Problem details: Every entry must be duplicated precisely as written.

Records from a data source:

◇ ◇ ◇

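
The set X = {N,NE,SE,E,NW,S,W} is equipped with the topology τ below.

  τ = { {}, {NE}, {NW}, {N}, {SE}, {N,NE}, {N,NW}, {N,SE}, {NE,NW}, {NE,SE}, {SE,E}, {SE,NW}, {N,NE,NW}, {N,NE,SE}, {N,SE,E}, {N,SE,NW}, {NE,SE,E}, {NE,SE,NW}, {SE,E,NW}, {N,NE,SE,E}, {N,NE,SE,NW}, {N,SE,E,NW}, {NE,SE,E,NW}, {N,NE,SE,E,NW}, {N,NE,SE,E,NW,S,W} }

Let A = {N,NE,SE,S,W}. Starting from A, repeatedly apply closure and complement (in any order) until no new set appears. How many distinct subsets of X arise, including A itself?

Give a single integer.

8

cl via duality: int({E,NW}) = {NW}, so X∖{NW} = {N,NE,SE,E,S,W}
Write k for closure, c for complement:
  1. A     = {N,NE,SE,S,W}
  2. kA    = {N,NE,SE,E,S,W}
  3. cA    = {E,NW}
  4. ckA   = {NW}
  5. kcA   = {E,NW,S,W}
  6. kckA  = {NW,S,W}
  7. ckcA  = {N,NE,SE}
  8. ckckA = {N,NE,SE,E}
applying k or c yields no new set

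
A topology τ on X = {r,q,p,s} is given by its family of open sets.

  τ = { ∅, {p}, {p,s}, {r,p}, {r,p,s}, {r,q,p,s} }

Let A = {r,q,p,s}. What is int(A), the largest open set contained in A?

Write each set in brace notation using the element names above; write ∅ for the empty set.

{r,q,p,s}

U open, U⊆A: ∅, {p}, {r,p}, {p,s}, {r,p,s}, {r,q,p,s}. int(A) = ⋃ = {r,q,p,s}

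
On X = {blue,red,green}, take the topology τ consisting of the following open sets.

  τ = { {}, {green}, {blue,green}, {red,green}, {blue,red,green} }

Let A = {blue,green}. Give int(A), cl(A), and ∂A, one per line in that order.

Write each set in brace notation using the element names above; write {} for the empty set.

int(A) = {blue,green}
cl(A)  = {blue,red,green}
∂A     = {red}

U open, U⊆A: {}, {green}, {blue,green}. int(A) = ⋃ = {blue,green}
X∖A={red}, int(X∖A)={}, hence cl(A)={blue,red,green}
∂A: remove int from cl → {red}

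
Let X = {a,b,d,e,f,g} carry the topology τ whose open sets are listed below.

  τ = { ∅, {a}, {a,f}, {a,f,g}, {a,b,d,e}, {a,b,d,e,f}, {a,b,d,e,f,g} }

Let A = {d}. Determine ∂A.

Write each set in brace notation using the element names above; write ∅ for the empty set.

opens ⊆ A: ∅; union → int = ∅
complement {a,b,e,f,g}; its interior {a,f,g}; cl(A) = X∖{a,f,g} = {b,d,e}
boundary = {b,d,e} ∖ ∅ = {b,d,e}

{b,d,e}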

◇ ◇ ◇

Answer to the problem:
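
The set X = {N,NE,SE,E,NW,S,W} is equipped with the topology τ below.

  τ = { {}, {NE}, {NW}, {N}, {SE}, {N,NE}, {N,NW}, {N,SE}, {NE,NW}, {NE,SE}, {SE,E}, {SE,NW}, {N,NE,NW}, {N,NE,SE}, {N,SE,E}, {N,SE,NW}, {NE,SE,E}, {NE,SE,NW}, {SE,E,NW}, {N,NE,SE,E}, {N,NE,SE,NW}, {N,SE,E,NW}, {NE,SE,E,NW}, {N,NE,SE,E,NW}, {N,NE,SE,E,NW,S,W} }

Let A = {N,NE,SE,S,W}. Starting from A, repeatedly apply closure and complement (in any order) until no new set appears. How many distinct subsets of X arise, including A itself?

Give a single integer.

8

cl via duality: int({E,NW}) = {NW}, so X∖{NW} = {N,NE,SE,E,S,W}
Write k for closure, c for complement:
  1. A     = {N,NE,SE,S,W}
  2. kA    = {N,NE,SE,E,S,W}
  3. cA    = {E,NW}
  4. ckA   = {NW}
  5. kcA   = {E,NW,S,W}
  6. kckA  = {NW,S,W}
  7. ckcA  = {N,NE,SE}
  8. ckckA = {N,NE,SE,E}
applying k or c yields no new set

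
A topology τ on X = {r,q,p,s} is given by its family of open sets.

  τ = { ∅, {p}, {p,s}, {r,p}, {r,p,s}, {r,q,p,s} }

Let A = {r,q,p,s}. What is int(A), the largest open set contained in A?

Write each set in brace notation using the element names above; write ∅ for the empty set.

{r,q,p,s}

U open, U⊆A: ∅, {p}, {r,p}, {p,s}, {r,p,s}, {r,q,p,s}. int(A) = ⋃ = {r,q,p,s}

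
On X = {blue,red,green}, take the topology τ consisting of the following open sets.

  τ = { {}, {green}, {blue,green}, {red,green}, {blue,red,green} }

Let A = {blue,green}. Give int(A), cl(A), and ∂A, one per line in that order.

Write each set in brace notation using the element names above; write {} for the empty set.

int(A) = {blue,green}
cl(A)  = {blue,red,green}
∂A     = {red}

U open, U⊆A: {}, {green}, {blue,green}. int(A) = ⋃ = {blue,green}
X∖A={red}, int(X∖A)={}, hence cl(A)={blue,red,green}
∂A: remove int from cl → {red}

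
Let X = {a,b,d,e,f,g} carry the topology τ whose open sets are listed below.

  τ = { ∅, {a}, {a,f}, {a,f,g}, {a,b,d,e}, {a,b,d,e,f}, {a,b,d,e,f,g} }

Let A = {d}. Determine ∂A.

Write each set in brace notation using the element names above; write ∅ for the empty set.

opens ⊆ A: ∅; union → int = ∅
complement {a,b,e,f,g}; its interior {a,f,g}; cl(A) = X∖{a,f,g} = {b,d,e}
boundary = {b,d,e} ∖ ∅ = {b,d,e}

{b,d,e}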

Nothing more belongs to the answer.